● EXERCISE BRIEF: Retype every record that follows, character for character.

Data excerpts
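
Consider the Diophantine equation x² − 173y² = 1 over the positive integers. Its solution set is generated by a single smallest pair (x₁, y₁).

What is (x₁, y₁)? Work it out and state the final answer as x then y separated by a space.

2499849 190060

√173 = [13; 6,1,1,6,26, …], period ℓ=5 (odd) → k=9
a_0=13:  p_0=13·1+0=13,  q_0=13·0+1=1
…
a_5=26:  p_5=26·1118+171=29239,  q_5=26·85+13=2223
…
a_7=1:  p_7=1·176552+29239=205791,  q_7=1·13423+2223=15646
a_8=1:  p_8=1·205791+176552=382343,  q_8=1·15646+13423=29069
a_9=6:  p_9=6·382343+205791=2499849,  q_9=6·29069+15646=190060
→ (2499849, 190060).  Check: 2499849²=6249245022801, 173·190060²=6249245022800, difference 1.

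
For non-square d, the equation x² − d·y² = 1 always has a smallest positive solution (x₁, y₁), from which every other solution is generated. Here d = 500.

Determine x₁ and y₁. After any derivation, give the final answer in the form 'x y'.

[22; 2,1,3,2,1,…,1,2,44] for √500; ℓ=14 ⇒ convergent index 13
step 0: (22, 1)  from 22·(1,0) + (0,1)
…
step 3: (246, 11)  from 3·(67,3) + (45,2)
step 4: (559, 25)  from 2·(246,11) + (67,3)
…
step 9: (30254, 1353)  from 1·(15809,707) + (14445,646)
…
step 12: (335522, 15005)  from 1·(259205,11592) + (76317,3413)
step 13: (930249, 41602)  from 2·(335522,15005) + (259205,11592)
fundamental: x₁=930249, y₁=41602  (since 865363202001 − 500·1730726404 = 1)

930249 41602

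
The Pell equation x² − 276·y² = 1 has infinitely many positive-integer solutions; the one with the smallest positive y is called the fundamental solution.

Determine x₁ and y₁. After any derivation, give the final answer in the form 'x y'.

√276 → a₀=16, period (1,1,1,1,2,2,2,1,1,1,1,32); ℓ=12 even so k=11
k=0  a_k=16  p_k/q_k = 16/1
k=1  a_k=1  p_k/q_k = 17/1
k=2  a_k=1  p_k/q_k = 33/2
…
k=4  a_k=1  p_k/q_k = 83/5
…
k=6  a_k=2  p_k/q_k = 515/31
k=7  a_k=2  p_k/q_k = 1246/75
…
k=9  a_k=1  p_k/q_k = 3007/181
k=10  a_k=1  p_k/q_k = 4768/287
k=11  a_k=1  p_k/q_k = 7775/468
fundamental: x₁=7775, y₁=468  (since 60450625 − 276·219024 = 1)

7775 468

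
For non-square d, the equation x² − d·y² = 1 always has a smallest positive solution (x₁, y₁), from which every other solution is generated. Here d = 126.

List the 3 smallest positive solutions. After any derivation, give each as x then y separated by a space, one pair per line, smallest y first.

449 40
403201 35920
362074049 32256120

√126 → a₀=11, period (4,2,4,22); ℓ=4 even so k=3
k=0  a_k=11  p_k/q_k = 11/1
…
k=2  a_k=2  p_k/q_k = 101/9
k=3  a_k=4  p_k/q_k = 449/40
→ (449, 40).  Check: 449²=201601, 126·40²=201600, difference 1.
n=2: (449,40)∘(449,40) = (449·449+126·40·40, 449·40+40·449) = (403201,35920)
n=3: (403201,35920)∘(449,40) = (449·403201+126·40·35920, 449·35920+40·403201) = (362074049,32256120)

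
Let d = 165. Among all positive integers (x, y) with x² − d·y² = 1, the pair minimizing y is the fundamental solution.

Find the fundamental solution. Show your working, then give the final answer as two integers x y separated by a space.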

● TASK RESULT:
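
Consider the Diophantine equation x² − 173y² = 1 over the positive integers. Its solution set is generated by a single smallest pair (x₁, y₁).

What is (x₁, y₁)? Work it out and state the final answer as x then y separated by a space.

2499849 190060

√173 = [13; 6,1,1,6,26, …], period ℓ=5 (odd) → k=9
a_0=13:  p_0=13·1+0=13,  q_0=13·0+1=1
…
a_5=26:  p_5=26·1118+171=29239,  q_5=26·85+13=2223
…
a_7=1:  p_7=1·176552+29239=205791,  q_7=1·13423+2223=15646
a_8=1:  p_8=1·205791+176552=382343,  q_8=1·15646+13423=29069
a_9=6:  p_9=6·382343+205791=2499849,  q_9=6·29069+15646=190060
→ (2499849, 190060).  Check: 2499849²=6249245022801, 173·190060²=6249245022800, difference 1.

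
For non-square d, the equation x² − d·y² = 1 always has a smallest positive solution (x₁, y₁), from which every other solution is generated. Here d = 500.

Determine x₁ and y₁. After any derivation, give the final answer in the form 'x y'.

[22; 2,1,3,2,1,…,1,2,44] for √500; ℓ=14 ⇒ convergent index 13
step 0: (22, 1)  from 22·(1,0) + (0,1)
…
step 3: (246, 11)  from 3·(67,3) + (45,2)
step 4: (559, 25)  from 2·(246,11) + (67,3)
…
step 9: (30254, 1353)  from 1·(15809,707) + (14445,646)
…
step 12: (335522, 15005)  from 1·(259205,11592) + (76317,3413)
step 13: (930249, 41602)  from 2·(335522,15005) + (259205,11592)
fundamental: x₁=930249, y₁=41602  (since 865363202001 − 500·1730726404 = 1)

930249 41602

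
The Pell equation x² − 276·y² = 1 has infinitely many positive-integer solutions; the one with the smallest positive y is called the fundamental solution.

Determine x₁ and y₁. After any derivation, give the final answer in the form 'x y'.

√276 → a₀=16, period (1,1,1,1,2,2,2,1,1,1,1,32); ℓ=12 even so k=11
k=0  a_k=16  p_k/q_k = 16/1
k=1  a_k=1  p_k/q_k = 17/1
k=2  a_k=1  p_k/q_k = 33/2
…
k=4  a_k=1  p_k/q_k = 83/5
…
k=6  a_k=2  p_k/q_k = 515/31
k=7  a_k=2  p_k/q_k = 1246/75
…
k=9  a_k=1  p_k/q_k = 3007/181
k=10  a_k=1  p_k/q_k = 4768/287
k=11  a_k=1  p_k/q_k = 7775/468
fundamental: x₁=7775, y₁=468  (since 60450625 − 276·219024 = 1)

7775 468

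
For non-square d, the equation x² − d·y² = 1 always has a smallest positive solution (x₁, y₁), from which every other solution is generated. Here d = 126.

List the 3 smallest positive solutions. After any derivation, give each as x then y separated by a space, one pair per line, smallest y first.

449 40
403201 35920
362074049 32256120

√126 → a₀=11, period (4,2,4,22); ℓ=4 even so k=3
k=0  a_k=11  p_k/q_k = 11/1
…
k=2  a_k=2  p_k/q_k = 101/9
k=3  a_k=4  p_k/q_k = 449/40
→ (449, 40).  Check: 449²=201601, 126·40²=201600, difference 1.
n=2: (449,40)∘(449,40) = (449·449+126·40·40, 449·40+40·449) = (403201,35920)
n=3: (403201,35920)∘(449,40) = (449·403201+126·40·35920, 449·35920+40·403201) = (362074049,32256120)

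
Let d = 165. Among all positive integers (x, y) with x² − d·y² = 1, the pair minimizing y is the fundamental solution.

Find the fundamental solution. Show your working, then give the final answer as two integers x y separated by a space.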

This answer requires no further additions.